_What needs to be done_
Wherever the listing has a line with the string "arrives", copy that line out.
---+---
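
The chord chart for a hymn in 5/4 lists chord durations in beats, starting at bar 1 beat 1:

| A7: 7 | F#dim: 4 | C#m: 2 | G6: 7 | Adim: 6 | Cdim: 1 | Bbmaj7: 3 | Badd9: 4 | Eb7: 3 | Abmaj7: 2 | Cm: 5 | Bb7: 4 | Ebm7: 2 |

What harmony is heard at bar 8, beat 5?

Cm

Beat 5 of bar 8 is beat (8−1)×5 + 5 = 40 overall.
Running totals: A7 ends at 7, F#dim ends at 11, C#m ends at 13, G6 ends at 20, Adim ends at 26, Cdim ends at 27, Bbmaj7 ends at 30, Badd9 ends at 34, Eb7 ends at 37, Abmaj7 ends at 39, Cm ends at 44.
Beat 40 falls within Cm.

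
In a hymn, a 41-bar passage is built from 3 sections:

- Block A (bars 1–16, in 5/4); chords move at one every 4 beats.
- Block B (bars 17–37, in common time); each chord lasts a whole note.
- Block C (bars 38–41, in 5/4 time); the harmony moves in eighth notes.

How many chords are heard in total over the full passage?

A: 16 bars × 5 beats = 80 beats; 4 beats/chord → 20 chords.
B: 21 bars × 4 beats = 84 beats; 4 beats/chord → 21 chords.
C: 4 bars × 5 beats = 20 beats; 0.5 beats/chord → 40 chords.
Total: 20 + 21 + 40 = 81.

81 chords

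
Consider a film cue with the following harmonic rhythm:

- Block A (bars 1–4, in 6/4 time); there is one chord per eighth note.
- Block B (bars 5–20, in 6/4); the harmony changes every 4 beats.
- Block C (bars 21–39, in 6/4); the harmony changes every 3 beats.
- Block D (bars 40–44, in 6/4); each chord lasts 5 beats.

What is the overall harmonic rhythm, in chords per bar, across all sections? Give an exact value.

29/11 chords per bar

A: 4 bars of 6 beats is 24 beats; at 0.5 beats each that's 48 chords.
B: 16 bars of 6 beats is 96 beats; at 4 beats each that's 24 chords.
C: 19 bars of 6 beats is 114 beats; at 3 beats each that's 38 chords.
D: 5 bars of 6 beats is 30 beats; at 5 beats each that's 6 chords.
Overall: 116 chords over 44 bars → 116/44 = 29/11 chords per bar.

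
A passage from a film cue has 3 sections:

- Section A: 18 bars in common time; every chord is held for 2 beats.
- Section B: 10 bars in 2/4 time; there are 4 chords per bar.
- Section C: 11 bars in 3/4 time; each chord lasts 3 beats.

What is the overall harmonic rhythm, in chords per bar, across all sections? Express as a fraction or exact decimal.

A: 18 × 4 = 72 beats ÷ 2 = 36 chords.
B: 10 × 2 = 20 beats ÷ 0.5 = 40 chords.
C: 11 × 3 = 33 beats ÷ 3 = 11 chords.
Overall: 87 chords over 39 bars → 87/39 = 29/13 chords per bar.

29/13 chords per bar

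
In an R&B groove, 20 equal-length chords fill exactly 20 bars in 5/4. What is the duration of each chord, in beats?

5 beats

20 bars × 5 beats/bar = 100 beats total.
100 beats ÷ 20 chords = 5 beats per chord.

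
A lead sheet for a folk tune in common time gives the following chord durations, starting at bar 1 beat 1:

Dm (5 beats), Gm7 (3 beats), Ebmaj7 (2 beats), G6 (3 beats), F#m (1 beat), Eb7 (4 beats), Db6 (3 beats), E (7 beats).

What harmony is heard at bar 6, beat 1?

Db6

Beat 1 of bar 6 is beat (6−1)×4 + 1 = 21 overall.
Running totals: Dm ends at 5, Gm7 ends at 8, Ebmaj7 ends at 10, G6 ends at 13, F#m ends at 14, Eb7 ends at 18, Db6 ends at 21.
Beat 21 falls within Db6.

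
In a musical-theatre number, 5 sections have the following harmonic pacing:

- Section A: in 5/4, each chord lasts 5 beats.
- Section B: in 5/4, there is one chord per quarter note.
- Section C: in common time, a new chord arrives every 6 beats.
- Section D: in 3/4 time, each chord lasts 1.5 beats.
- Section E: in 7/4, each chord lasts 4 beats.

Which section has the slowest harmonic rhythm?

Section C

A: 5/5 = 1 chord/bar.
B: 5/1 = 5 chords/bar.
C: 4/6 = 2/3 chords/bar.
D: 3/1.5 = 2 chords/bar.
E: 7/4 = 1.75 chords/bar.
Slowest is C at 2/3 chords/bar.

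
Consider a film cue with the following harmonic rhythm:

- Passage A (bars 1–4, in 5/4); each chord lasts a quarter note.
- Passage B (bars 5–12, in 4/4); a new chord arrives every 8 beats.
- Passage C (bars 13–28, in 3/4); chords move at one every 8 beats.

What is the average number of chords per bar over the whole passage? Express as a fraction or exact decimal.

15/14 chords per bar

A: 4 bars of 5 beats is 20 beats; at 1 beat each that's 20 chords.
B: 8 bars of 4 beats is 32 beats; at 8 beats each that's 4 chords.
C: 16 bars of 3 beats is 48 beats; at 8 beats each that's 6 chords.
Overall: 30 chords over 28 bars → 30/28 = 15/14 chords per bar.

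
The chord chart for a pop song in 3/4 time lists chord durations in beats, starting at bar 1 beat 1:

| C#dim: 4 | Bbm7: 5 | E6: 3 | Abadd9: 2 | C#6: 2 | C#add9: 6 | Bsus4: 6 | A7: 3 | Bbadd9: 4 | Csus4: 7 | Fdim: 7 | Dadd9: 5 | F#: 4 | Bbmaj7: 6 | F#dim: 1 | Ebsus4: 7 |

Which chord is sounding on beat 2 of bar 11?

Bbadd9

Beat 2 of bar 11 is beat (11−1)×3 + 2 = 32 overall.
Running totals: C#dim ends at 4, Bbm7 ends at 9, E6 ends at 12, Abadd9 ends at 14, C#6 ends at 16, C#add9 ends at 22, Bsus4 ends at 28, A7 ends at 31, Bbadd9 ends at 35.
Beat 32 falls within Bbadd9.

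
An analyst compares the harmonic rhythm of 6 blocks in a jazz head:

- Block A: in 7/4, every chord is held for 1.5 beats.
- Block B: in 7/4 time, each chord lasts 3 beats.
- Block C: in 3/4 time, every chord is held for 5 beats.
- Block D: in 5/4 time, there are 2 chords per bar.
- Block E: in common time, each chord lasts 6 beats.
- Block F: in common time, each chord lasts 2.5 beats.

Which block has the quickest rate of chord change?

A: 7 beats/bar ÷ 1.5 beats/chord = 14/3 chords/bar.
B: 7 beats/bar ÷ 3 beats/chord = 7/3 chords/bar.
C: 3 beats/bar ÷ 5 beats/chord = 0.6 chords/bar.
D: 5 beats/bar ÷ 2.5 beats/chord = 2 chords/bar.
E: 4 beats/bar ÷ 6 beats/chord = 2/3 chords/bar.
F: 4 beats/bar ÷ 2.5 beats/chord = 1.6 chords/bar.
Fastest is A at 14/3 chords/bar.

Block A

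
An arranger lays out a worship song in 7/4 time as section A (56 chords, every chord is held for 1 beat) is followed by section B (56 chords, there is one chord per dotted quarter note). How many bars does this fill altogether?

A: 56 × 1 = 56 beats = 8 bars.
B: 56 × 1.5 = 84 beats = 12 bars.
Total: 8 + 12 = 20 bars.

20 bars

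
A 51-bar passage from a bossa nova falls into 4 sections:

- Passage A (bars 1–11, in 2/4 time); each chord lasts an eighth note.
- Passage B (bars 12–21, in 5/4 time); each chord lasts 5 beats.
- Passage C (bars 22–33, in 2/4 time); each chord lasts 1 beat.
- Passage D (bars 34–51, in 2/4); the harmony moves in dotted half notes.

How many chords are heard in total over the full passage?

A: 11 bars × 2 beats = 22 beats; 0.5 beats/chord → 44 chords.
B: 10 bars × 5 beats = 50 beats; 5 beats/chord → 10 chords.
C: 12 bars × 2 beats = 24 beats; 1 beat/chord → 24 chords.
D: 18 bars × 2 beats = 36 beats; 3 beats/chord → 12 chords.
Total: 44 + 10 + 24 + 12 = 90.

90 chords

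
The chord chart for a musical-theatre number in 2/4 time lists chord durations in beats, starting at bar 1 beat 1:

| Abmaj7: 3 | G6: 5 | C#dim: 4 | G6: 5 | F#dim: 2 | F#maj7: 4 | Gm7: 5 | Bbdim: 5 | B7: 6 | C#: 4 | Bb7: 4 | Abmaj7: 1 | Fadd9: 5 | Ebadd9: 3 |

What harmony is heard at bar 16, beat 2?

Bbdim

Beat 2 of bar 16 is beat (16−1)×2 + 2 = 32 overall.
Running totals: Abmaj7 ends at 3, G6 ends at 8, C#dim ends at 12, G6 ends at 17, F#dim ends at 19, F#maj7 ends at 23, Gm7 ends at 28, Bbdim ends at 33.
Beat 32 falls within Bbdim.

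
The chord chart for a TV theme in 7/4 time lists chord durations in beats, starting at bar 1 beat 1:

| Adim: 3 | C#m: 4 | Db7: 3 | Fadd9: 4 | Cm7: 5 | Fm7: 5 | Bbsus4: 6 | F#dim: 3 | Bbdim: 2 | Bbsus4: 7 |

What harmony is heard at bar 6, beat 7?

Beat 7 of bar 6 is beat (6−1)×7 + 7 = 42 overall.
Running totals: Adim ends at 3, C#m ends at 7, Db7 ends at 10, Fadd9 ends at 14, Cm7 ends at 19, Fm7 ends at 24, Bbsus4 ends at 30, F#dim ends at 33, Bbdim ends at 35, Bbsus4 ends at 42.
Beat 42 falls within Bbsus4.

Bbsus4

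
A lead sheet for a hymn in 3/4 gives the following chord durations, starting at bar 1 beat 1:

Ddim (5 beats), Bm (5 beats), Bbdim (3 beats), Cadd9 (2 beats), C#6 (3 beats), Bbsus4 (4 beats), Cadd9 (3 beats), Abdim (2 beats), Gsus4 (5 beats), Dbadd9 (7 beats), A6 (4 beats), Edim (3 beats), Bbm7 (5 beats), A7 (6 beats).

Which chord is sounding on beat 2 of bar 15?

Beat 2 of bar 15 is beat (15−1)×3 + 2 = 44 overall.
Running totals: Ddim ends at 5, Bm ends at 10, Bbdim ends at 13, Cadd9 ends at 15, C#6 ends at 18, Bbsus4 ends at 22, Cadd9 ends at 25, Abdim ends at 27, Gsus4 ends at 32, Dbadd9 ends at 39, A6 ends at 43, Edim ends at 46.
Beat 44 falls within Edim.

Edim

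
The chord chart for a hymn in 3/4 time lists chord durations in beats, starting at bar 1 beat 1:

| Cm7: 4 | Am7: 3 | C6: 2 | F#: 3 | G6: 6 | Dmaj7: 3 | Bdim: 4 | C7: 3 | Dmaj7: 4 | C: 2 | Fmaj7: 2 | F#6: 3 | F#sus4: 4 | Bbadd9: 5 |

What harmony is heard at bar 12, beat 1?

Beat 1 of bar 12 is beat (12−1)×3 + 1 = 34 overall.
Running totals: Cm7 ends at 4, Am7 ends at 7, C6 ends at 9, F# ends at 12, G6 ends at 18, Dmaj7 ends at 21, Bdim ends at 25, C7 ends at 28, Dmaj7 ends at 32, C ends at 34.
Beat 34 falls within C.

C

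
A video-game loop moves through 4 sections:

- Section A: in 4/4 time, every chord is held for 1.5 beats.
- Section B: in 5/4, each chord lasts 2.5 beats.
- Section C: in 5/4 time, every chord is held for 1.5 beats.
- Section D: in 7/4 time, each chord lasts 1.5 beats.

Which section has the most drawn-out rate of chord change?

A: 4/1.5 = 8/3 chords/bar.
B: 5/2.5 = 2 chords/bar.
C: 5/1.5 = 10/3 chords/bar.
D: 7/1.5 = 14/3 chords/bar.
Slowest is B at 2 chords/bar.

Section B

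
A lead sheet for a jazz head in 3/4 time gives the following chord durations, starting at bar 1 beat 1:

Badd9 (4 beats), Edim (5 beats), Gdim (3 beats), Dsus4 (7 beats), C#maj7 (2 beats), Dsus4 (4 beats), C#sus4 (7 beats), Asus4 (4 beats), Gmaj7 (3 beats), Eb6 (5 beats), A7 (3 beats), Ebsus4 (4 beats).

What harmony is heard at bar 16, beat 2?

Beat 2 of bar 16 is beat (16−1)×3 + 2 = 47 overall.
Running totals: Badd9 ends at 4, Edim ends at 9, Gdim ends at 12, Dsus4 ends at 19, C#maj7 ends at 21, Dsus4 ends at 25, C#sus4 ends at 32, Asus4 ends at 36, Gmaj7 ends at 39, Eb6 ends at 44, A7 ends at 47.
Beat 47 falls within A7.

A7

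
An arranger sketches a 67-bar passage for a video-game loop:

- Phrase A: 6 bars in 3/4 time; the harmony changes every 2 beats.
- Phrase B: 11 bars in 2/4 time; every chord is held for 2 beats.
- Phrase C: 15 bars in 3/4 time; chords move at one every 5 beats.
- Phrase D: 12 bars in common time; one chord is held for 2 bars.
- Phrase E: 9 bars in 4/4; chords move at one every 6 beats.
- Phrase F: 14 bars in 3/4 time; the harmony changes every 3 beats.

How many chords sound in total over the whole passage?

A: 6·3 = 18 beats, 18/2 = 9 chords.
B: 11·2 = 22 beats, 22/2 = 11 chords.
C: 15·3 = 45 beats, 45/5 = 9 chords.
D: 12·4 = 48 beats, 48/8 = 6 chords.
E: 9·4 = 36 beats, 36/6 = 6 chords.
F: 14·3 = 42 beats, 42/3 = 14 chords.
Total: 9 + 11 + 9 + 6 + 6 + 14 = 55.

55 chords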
---+---
_Reply to the exercise_
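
- Section C: in common time, a new chord arrives every 6 beats.
- Passage B (bars 5–12, in 4/4); a new chord arrives every 8 beats.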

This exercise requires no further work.